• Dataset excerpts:
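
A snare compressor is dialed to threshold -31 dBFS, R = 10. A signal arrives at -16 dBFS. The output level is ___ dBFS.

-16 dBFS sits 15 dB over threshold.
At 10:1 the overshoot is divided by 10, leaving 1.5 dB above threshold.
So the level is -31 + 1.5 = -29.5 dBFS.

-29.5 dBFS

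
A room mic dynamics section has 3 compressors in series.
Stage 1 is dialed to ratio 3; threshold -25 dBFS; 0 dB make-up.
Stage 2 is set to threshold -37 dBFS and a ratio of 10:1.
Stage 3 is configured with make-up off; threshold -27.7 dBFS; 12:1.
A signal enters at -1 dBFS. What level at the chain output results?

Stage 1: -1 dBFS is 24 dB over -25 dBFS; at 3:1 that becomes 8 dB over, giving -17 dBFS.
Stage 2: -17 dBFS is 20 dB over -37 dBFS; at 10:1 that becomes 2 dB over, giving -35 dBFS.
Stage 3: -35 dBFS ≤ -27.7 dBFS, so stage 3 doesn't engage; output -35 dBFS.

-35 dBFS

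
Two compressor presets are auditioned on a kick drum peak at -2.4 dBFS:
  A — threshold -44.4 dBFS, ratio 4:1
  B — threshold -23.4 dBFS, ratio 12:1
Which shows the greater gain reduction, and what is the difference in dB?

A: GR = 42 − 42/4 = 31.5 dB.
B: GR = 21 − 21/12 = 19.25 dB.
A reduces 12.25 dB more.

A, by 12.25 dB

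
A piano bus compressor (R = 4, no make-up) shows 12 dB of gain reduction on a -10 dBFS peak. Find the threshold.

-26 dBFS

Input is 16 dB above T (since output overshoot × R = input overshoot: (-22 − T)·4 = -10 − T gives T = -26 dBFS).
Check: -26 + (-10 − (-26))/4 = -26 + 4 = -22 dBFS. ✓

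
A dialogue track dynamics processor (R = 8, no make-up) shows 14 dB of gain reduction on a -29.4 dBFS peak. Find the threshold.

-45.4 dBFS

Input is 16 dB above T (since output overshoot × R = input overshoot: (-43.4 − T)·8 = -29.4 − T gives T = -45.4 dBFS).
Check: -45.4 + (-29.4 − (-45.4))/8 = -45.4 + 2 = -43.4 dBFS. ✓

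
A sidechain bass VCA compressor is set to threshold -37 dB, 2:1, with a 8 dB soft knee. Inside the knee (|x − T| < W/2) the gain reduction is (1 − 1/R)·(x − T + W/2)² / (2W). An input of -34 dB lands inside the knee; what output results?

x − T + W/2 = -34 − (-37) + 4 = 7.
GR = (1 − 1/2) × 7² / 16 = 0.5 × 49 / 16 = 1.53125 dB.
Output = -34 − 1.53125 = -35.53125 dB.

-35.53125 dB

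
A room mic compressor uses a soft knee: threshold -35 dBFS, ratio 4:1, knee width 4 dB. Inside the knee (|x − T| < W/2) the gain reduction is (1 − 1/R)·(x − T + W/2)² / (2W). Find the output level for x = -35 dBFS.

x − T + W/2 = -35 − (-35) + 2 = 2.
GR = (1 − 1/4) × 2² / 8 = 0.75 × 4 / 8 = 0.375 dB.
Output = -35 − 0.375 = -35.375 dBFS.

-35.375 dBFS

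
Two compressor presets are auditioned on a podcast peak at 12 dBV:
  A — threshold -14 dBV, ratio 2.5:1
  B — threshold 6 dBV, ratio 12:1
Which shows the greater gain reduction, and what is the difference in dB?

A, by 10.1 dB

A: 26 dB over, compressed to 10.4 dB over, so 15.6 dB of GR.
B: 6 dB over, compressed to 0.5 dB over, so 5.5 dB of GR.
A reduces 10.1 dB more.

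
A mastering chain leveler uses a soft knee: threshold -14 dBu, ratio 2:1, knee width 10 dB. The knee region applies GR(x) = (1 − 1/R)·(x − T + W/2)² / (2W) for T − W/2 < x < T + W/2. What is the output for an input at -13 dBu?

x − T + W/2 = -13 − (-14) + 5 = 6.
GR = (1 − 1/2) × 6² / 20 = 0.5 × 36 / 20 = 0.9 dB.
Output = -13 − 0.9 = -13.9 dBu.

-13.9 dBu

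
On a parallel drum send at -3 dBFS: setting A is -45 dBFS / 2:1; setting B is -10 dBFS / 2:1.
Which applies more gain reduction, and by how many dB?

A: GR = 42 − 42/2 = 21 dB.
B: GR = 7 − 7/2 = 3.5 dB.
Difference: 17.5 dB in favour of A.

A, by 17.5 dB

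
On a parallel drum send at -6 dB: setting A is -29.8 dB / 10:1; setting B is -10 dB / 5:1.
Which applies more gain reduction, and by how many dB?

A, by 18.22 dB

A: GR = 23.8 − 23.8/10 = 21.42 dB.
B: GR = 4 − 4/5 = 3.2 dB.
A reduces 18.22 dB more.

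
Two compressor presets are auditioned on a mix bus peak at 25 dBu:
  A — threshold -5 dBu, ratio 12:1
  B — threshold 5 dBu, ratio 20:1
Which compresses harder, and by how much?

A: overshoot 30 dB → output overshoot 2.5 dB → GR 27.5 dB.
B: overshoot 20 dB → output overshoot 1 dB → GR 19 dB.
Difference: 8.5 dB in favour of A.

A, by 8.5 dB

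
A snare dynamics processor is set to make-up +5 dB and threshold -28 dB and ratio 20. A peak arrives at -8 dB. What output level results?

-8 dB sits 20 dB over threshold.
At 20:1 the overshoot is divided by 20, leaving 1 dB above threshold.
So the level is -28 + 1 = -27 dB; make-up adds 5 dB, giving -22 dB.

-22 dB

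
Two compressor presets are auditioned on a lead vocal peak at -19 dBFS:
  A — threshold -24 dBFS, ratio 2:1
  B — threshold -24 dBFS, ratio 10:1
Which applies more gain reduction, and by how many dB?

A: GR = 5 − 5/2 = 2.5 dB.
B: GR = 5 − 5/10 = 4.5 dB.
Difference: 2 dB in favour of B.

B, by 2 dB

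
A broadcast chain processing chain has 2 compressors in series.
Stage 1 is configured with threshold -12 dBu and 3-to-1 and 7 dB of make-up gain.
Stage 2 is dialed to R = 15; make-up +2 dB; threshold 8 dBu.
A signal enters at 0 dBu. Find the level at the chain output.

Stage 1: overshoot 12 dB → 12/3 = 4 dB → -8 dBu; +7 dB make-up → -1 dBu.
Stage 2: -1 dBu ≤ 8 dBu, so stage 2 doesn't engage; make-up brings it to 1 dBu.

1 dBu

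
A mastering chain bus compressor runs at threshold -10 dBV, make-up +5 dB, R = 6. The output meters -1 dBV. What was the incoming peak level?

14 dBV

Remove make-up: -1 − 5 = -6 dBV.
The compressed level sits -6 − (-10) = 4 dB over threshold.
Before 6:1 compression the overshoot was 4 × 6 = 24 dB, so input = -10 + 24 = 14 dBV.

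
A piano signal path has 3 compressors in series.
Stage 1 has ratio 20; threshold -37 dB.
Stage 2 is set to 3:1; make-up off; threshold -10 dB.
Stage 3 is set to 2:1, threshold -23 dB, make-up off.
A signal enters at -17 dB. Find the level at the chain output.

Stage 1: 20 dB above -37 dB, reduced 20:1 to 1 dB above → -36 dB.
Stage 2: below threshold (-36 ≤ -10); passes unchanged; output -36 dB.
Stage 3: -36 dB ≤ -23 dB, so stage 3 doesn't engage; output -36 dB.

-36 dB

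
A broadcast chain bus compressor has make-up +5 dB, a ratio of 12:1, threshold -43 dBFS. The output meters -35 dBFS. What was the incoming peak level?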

• EXERCISE OBJECTIVE:
Look above for the line with "B — threshold 6 dBV, ratio 12:1" and the line with "On a parallel drum send at -3", and reproduce exactly those two lines plus every line between, nothing more.

• THE ANSWER:
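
  B — threshold 6 dBV, ratio 12:1
Which shows the greater gain reduction, and what is the difference in dB?

A, by 10.1 dB

A: 26 dB over, compressed to 10.4 dB over, so 15.6 dB of GR.
B: 6 dB over, compressed to 0.5 dB over, so 5.5 dB of GR.
A reduces 10.1 dB more.

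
A mastering chain leveler uses a soft knee: threshold -14 dBu, ratio 2:1, knee width 10 dB. The knee region applies GR(x) = (1 − 1/R)·(x − T + W/2)² / (2W) for T − W/2 < x < T + W/2. What is the output for an input at -13 dBu?

x − T + W/2 = -13 − (-14) + 5 = 6.
GR = (1 − 1/2) × 6² / 20 = 0.5 × 36 / 20 = 0.9 dB.
Output = -13 − 0.9 = -13.9 dBu.

-13.9 dBu

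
On a parallel drum send at -3 dBFS: setting A is -45 dBFS / 2:1; setting B is -10 dBFS / 2:1.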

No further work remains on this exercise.